» **TASK DESCRIPTION**: Please transcribe the entries below without omitting a single character.

(Collected data)
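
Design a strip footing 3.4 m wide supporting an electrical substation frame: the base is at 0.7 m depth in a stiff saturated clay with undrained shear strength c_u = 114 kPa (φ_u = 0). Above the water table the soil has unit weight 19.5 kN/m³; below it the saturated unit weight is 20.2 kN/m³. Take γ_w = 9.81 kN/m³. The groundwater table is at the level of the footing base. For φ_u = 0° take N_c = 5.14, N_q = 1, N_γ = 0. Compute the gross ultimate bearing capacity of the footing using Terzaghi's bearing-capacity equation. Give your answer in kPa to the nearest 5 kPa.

q_ult ≈ 600 kPa

q = γ·D_f = 19.5 × 0.7 = 13.65 kPa.
c·N_c = 114 × 5.14 = 585.96 kPa
q·N_q = 13.65 × 1 = 13.65 kPa
q_ult = 585.96 + 13.65 = 599.61 kPa.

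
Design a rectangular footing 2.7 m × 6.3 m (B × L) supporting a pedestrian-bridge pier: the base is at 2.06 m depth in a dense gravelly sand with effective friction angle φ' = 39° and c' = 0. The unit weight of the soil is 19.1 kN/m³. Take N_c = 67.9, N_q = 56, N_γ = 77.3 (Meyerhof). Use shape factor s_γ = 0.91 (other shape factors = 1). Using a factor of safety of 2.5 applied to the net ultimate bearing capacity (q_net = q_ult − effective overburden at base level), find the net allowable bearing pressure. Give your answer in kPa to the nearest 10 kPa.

Effective surcharge at the founding depth q = γ·D_f = 19.1 × 2.06 = 39.346 kPa.
q_ult = q·N_q + 0.5·γ·B·N_γ·s_γ
     = 39.346 × 56 + 0.5 × 19.1 × 2.7 × 77.3 × 0.91
     = 2203.4 + 1813.8 = 4017.2 kPa.
Net ultimate: q_net = 4017.2 − 39.346 = 3977.8 kPa.
q_all(net) = 3977.8 / 2.5 = 1591.1 kPa.

q_all(net) ≈ 1590 kPa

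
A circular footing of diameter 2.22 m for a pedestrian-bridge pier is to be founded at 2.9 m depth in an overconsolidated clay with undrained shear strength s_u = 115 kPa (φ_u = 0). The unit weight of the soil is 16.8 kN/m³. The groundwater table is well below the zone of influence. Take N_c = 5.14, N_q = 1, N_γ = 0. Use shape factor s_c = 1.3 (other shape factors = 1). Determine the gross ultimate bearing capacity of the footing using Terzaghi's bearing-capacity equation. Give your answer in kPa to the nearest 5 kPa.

q_ult ≈ 815 kPa

Effective surcharge at the founding depth q = γ·D_f = 16.8 × 2.9 = 48.72 kPa.
q_ult = c·N_c·s_c + q·N_q
     = 115 × 5.14 × 1.3 + 48.72 × 1
     = 768.43 + 48.72 = 817.15 kPa.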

» **EXERCISE ANSWER**:
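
Design a strip footing 3.4 m wide supporting an electrical substation frame: the base is at 0.7 m depth in a stiff saturated clay with undrained shear strength c_u = 114 kPa (φ_u = 0). Above the water table the soil has unit weight 19.5 kN/m³; below it the saturated unit weight is 20.2 kN/m³. Take γ_w = 9.81 kN/m³. The groundwater table is at the level of the footing base. For φ_u = 0° take N_c = 5.14, N_q = 1, N_γ = 0. Compute the gross ultimate bearing capacity of the footing using Terzaghi's bearing-capacity equation. Give your answer in kPa to the nearest 5 kPa.

q_ult ≈ 600 kPa

q = γ·D_f = 19.5 × 0.7 = 13.65 kPa.
c·N_c = 114 × 5.14 = 585.96 kPa
q·N_q = 13.65 × 1 = 13.65 kPa
q_ult = 585.96 + 13.65 = 599.61 kPa.

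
Design a rectangular footing 2.7 m × 6.3 m (B × L) supporting a pedestrian-bridge pier: the base is at 2.06 m depth in a dense gravelly sand with effective friction angle φ' = 39° and c' = 0. The unit weight of the soil is 19.1 kN/m³. Take N_c = 67.9, N_q = 56, N_γ = 77.3 (Meyerhof). Use shape factor s_γ = 0.91 (other shape factors = 1). Using a factor of safety of 2.5 applied to the net ultimate bearing capacity (q_net = q_ult − effective overburden at base level), find the net allowable bearing pressure. Give your answer in kPa to the nearest 10 kPa.

Effective surcharge at the founding depth q = γ·D_f = 19.1 × 2.06 = 39.346 kPa.
q_ult = q·N_q + 0.5·γ·B·N_γ·s_γ
     = 39.346 × 56 + 0.5 × 19.1 × 2.7 × 77.3 × 0.91
     = 2203.4 + 1813.8 = 4017.2 kPa.
Net ultimate: q_net = 4017.2 − 39.346 = 3977.8 kPa.
q_all(net) = 3977.8 / 2.5 = 1591.1 kPa.

q_all(net) ≈ 1590 kPa

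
A circular footing of diameter 2.22 m for a pedestrian-bridge pier is to be founded at 2.9 m depth in an overconsolidated clay with undrained shear strength s_u = 115 kPa (φ_u = 0). The unit weight of the soil is 16.8 kN/m³. The groundwater table is well below the zone of influence. Take N_c = 5.14, N_q = 1, N_γ = 0. Use shape factor s_c = 1.3 (other shape factors = 1). Determine the gross ultimate bearing capacity of the footing using Terzaghi's bearing-capacity equation. Give your answer in kPa to the nearest 5 kPa.

q_ult ≈ 815 kPa

Effective surcharge at the founding depth q = γ·D_f = 16.8 × 2.9 = 48.72 kPa.
q_ult = c·N_c·s_c + q·N_q
     = 115 × 5.14 × 1.3 + 48.72 × 1
     = 768.43 + 48.72 = 817.15 kPa.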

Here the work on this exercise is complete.